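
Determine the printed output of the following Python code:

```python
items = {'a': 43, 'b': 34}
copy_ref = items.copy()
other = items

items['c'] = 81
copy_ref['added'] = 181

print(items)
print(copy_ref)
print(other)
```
{'a': 43, 'b': 34, 'c': 81}
{'a': 43, 'b': 34, 'added': 181}
{'a': 43, 'b': 34, 'c': 81}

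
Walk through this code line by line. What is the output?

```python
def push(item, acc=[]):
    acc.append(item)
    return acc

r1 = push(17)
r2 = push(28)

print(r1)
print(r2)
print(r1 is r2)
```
[17, 28]
[17, 28]
True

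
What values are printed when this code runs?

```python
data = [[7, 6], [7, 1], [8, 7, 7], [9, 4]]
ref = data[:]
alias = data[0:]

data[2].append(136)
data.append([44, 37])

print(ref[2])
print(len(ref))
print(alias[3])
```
[8, 7, 7, 136]
4
[9, 4]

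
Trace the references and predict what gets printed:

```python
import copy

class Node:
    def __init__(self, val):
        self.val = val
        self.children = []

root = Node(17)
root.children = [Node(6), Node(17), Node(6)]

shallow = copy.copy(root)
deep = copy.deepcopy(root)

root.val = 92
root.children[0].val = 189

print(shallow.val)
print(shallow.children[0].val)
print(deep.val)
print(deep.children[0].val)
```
17
189
17
6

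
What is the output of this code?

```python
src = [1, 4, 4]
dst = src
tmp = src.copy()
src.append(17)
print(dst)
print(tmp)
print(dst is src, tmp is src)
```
[1, 4, 4, 17]
[1, 4, 4]
True False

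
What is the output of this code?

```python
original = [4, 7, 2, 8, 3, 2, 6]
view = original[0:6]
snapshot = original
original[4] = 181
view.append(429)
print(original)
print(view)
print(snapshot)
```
[4, 7, 2, 8, 181, 2, 6]
[4, 7, 2, 8, 3, 2, 429]
[4, 7, 2, 8, 181, 2, 6]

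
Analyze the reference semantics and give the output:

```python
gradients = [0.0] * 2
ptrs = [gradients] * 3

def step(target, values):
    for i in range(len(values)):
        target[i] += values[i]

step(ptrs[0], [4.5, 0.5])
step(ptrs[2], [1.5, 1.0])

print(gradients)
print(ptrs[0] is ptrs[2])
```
[6.0, 1.5]
True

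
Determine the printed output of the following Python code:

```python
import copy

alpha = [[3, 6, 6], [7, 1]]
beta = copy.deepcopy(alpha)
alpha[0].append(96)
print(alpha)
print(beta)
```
[[3, 6, 6, 96], [7, 1]]
[[3, 6, 6], [7, 1]]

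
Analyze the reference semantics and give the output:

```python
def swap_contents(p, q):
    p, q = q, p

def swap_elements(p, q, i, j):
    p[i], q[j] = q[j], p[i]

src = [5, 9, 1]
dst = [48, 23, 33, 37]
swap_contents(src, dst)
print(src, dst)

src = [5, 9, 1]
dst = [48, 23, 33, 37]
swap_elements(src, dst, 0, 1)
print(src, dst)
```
[5, 9, 1] [48, 23, 33, 37]
[23, 9, 1] [48, 5, 33, 37]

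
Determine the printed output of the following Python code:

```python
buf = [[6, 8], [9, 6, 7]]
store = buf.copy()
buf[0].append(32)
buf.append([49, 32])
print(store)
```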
- - - - -
Task brief
The material above must be returned in full, exactly as written.

Result
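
Determine the printed output of the following Python code:

```python
items = {'a': 43, 'b': 34}
copy_ref = items.copy()
other = items

items['c'] = 81
copy_ref['added'] = 181

print(items)
print(copy_ref)
print(other)
```
{'a': 43, 'b': 34, 'c': 81}
{'a': 43, 'b': 34, 'added': 181}
{'a': 43, 'b': 34, 'c': 81}

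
Walk through this code line by line. What is the output?

```python
def push(item, acc=[]):
    acc.append(item)
    return acc

r1 = push(17)
r2 = push(28)

print(r1)
print(r2)
print(r1 is r2)
```
[17, 28]
[17, 28]
True

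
What values are printed when this code runs?

```python
data = [[7, 6], [7, 1], [8, 7, 7], [9, 4]]
ref = data[:]
alias = data[0:]

data[2].append(136)
data.append([44, 37])

print(ref[2])
print(len(ref))
print(alias[3])
```
[8, 7, 7, 136]
4
[9, 4]

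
Trace the references and predict what gets printed:

```python
import copy

class Node:
    def __init__(self, val):
        self.val = val
        self.children = []

root = Node(17)
root.children = [Node(6), Node(17), Node(6)]

shallow = copy.copy(root)
deep = copy.deepcopy(root)

root.val = 92
root.children[0].val = 189

print(shallow.val)
print(shallow.children[0].val)
print(deep.val)
print(deep.children[0].val)
```
17
189
17
6

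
What is the output of this code?

```python
src = [1, 4, 4]
dst = src
tmp = src.copy()
src.append(17)
print(dst)
print(tmp)
print(dst is src, tmp is src)
```
[1, 4, 4, 17]
[1, 4, 4]
True False

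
What is the output of this code?

```python
original = [4, 7, 2, 8, 3, 2, 6]
view = original[0:6]
snapshot = original
original[4] = 181
view.append(429)
print(original)
print(view)
print(snapshot)
```
[4, 7, 2, 8, 181, 2, 6]
[4, 7, 2, 8, 3, 2, 429]
[4, 7, 2, 8, 181, 2, 6]

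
Analyze the reference semantics and give the output:

```python
gradients = [0.0] * 2
ptrs = [gradients] * 3

def step(target, values):
    for i in range(len(values)):
        target[i] += values[i]

step(ptrs[0], [4.5, 0.5])
step(ptrs[2], [1.5, 1.0])

print(gradients)
print(ptrs[0] is ptrs[2])
```
[6.0, 1.5]
True

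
Determine the printed output of the following Python code:

```python
import copy

alpha = [[3, 6, 6], [7, 1]]
beta = copy.deepcopy(alpha)
alpha[0].append(96)
print(alpha)
print(beta)
```
[[3, 6, 6, 96], [7, 1]]
[[3, 6, 6], [7, 1]]

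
Analyze the reference semantics and give the output:

```python
def swap_contents(p, q):
    p, q = q, p

def swap_elements(p, q, i, j):
    p[i], q[j] = q[j], p[i]

src = [5, 9, 1]
dst = [48, 23, 33, 37]
swap_contents(src, dst)
print(src, dst)

src = [5, 9, 1]
dst = [48, 23, 33, 37]
swap_elements(src, dst, 0, 1)
print(src, dst)
```
[5, 9, 1] [48, 23, 33, 37]
[23, 9, 1] [48, 5, 33, 37]

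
Determine the printed output of the following Python code:

```python
buf = [[6, 8], [9, 6, 7]]
store = buf.copy()
buf[0].append(32)
buf.append([49, 32])
print(store)
```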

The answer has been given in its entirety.